## PROVIDED DATA
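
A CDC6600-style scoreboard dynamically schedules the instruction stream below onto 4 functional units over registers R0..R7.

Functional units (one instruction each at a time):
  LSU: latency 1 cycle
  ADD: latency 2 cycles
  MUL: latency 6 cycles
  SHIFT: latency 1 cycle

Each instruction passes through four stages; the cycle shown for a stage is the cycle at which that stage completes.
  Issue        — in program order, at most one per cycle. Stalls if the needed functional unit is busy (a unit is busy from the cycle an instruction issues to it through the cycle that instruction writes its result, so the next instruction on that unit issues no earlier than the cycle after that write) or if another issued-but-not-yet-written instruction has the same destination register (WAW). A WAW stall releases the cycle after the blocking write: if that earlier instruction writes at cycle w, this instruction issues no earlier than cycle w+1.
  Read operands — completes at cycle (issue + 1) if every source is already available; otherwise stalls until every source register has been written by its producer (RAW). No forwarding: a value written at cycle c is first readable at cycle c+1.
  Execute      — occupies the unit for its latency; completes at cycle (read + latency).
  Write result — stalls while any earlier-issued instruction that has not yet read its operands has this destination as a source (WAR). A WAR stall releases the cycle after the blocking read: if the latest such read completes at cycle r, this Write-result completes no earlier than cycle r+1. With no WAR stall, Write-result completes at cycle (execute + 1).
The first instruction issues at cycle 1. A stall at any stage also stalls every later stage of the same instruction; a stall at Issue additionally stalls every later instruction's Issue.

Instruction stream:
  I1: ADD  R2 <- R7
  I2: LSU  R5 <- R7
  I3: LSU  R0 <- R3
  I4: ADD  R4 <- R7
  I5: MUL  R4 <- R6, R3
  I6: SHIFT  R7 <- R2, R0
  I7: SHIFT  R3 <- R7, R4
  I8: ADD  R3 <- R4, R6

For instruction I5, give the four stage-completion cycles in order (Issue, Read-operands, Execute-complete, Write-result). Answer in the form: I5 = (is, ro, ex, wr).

I1  is:1  ro:2  ex:4  wr:5
I2  is:2  ro:3  ex:4  wr:5
I3  is:6  ro:7  ex:8  wr:9  — struct: LSU busy until I2 writes@5
I4  is:7  ro:8  ex:10  wr:11
I5  is:12  ro:13  ex:19  wr:20  — WAW R4: wait I4 write@11
I6  is:13  ro:14  ex:15  wr:16
I7  is:17  ro:21  ex:22  wr:23  — struct: SHIFT busy until I6 writes@16, RAW R4: wait I5 write@20
I8  is:24  ro:25  ex:27  wr:28  — WAW R3: wait I7 write@23

I5 = (12, 13, 19, 20)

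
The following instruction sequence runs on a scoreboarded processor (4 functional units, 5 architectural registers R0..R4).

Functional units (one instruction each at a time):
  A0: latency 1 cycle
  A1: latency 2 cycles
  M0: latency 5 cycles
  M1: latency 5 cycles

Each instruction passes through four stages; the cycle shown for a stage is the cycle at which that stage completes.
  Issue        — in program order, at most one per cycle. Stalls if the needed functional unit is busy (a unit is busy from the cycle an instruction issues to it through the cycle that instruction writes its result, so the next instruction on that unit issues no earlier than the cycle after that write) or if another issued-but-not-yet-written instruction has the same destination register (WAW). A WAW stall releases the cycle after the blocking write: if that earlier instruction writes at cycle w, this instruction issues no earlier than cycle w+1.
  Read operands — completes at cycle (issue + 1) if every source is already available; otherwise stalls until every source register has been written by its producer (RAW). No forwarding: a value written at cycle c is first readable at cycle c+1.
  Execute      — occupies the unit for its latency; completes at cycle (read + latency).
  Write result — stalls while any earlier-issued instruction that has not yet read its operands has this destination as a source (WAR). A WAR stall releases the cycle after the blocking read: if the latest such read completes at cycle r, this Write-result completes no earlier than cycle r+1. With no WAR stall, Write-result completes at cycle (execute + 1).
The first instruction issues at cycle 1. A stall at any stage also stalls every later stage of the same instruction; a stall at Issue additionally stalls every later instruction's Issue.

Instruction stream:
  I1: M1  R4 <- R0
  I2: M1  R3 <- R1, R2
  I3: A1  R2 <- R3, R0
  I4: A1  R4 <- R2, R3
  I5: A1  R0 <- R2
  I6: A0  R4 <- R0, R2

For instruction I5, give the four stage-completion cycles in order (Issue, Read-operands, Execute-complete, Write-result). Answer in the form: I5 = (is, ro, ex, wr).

I1 -> (1, 2, 7, 8)
I2 -> (9, 10, 15, 16)  // struct: M1 busy until I1 writes@8
I3 -> (10, 17, 19, 20)  // RAW R3: wait I2 write@16
I4 -> (21, 22, 24, 25)  // struct: A1 busy until I3 writes@20
I5 -> (26, 27, 29, 30)  // struct: A1 busy until I4 writes@25
I6 -> (27, 31, 32, 33)  // RAW R0: wait I5 write@30

I5 = (26, 27, 29, 30)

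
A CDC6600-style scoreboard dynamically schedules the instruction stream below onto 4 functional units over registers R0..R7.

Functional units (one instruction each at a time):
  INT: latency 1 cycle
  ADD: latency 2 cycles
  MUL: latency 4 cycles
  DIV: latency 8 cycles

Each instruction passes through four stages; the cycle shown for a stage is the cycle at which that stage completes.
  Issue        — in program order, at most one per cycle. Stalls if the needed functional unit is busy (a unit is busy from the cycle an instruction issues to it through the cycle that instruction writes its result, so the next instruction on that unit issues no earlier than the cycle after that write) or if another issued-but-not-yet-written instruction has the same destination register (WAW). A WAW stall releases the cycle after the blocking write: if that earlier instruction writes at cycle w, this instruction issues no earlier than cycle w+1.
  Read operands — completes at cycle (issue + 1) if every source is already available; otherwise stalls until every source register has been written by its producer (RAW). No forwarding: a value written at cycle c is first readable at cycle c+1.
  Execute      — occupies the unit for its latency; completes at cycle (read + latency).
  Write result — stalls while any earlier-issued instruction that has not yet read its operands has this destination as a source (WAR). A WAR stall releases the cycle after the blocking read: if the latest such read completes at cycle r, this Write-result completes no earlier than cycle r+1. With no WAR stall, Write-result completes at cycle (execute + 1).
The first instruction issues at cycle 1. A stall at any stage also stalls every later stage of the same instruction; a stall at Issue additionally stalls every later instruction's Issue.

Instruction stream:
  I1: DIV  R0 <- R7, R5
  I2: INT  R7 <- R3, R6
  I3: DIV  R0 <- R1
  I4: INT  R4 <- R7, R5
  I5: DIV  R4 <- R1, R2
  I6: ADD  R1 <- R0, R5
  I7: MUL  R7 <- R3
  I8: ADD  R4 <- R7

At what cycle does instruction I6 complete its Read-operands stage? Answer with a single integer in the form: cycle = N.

t=1  I1 dispatched to DIV
t=2  I1 operands ready · I2 dispatched to INT
t=3  I2 operands ready
t=4  I2 complete
t=5  R7←I2
t=10  I1 complete
t=11  R0←I1
t=12  I3 dispatched to DIV
t=13  I3 operands ready · I4 dispatched to INT
t=14  I4 operands ready
t=15  I4 complete
t=16  R4←I4
t=21  I3 complete
t=22  R0←I3
t=23  I5 dispatched to DIV
t=24  I5 operands ready · I6 dispatched to ADD
t=25  I6 operands ready · I7 dispatched to MUL
t=26  I7 operands ready
t=27  I6 complete
t=28  R1←I6
t=30  I7 complete
t=31  R7←I7
t=32  I5 complete
t=33  R4←I5
t=34  I8 dispatched to ADD
t=35  I8 operands ready
t=37  I8 complete
t=38  R4←I8

cycle = 25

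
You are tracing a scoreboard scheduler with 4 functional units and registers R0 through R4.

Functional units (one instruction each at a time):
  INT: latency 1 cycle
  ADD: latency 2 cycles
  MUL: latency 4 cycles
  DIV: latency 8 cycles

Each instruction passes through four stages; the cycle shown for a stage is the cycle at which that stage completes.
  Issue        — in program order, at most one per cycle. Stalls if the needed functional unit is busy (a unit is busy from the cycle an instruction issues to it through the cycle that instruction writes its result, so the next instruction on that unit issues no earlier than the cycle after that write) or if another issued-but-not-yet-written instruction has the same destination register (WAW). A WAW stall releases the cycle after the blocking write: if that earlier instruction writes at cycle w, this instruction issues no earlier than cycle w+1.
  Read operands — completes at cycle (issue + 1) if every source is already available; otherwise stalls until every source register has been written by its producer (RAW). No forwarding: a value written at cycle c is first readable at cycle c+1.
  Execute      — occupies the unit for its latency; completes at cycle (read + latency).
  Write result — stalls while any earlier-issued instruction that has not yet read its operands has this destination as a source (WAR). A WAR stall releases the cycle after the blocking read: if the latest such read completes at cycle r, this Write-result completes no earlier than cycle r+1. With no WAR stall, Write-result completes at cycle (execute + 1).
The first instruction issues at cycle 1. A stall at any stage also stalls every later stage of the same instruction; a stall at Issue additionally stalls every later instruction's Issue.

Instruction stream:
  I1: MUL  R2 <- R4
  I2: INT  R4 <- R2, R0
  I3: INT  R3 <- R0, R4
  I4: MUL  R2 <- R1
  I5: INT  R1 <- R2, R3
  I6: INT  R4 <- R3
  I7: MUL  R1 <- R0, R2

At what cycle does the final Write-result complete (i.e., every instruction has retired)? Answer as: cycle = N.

[1] I1 issues→MUL
[2] I1 reads; I2 issues→INT
[6] I1 exec-done
[7] I1 writes R2
[8] I2 reads
[9] I2 exec-done
[10] I2 writes R4
[11] I3 issues→INT
[12] I3 reads; I4 issues→MUL
[13] I3 exec-done; I4 reads
[14] I3 writes R3
[15] I5 issues→INT
[17] I4 exec-done
[18] I4 writes R2
[19] I5 reads
[20] I5 exec-done
[21] I5 writes R1
[22] I6 issues→INT
[23] I6 reads; I7 issues→MUL
[24] I6 exec-done; I7 reads
[25] I6 writes R4
[28] I7 exec-done
[29] I7 writes R1

cycle = 29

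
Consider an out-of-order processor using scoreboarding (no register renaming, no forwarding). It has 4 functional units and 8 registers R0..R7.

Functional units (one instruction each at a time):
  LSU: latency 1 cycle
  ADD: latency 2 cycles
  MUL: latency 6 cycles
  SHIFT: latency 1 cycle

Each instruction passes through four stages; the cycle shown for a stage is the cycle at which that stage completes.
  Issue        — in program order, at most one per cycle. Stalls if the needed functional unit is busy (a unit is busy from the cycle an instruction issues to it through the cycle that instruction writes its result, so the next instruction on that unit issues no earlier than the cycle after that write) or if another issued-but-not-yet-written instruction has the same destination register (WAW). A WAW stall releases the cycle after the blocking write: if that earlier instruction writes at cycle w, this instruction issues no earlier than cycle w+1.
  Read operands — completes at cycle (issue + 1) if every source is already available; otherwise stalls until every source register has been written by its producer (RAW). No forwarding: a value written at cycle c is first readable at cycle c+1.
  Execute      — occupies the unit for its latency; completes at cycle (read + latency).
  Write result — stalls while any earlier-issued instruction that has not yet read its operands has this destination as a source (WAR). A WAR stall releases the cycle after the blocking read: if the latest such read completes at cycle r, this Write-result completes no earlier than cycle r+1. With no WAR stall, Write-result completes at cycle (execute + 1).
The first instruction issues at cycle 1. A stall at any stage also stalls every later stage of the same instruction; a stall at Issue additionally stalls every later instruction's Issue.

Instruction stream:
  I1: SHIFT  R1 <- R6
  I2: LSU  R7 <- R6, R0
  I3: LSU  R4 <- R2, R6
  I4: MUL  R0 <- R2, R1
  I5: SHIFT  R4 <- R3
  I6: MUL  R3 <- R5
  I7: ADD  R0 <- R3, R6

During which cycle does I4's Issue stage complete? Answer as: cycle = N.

cycle = 7

t=1  I1→SHIFT
t=2  I1 RO; I2→LSU
t=3  I1 EX; I2 RO
t=4  I1 WR R1; I2 EX
t=5  I2 WR R7
t=6  I3→LSU
t=7  I3 RO; I4→MUL
t=8  I3 EX; I4 RO
t=9  I3 WR R4
t=10  I5→SHIFT
t=11  I5 RO
t=12  I5 EX
t=13  I5 WR R4
t=14  I4 EX
t=15  I4 WR R0
t=16  I6→MUL
t=17  I6 RO; I7→ADD
t=23  I6 EX
t=24  I6 WR R3
t=25  I7 RO
t=27  I7 EX
t=28  I7 WR R0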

## YOUR INSTRUCTIONS
Reproduce every line of the records containing the string "registers".

## REPLY
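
A CDC6600-style scoreboard dynamically schedules the instruction stream below onto 4 functional units over registers R0..R7.
The following instruction sequence runs on a scoreboarded processor (4 functional units, 5 architectural registers R0..R4).
A CDC6600-style scoreboard dynamically schedules the instruction stream below onto 4 functional units over registers R0..R7.
You are tracing a scoreboard scheduler with 4 functional units and registers R0 through R4.
Consider an out-of-order processor using scoreboarding (no register renaming, no forwarding). It has 4 functional units and 8 registers R0..R7.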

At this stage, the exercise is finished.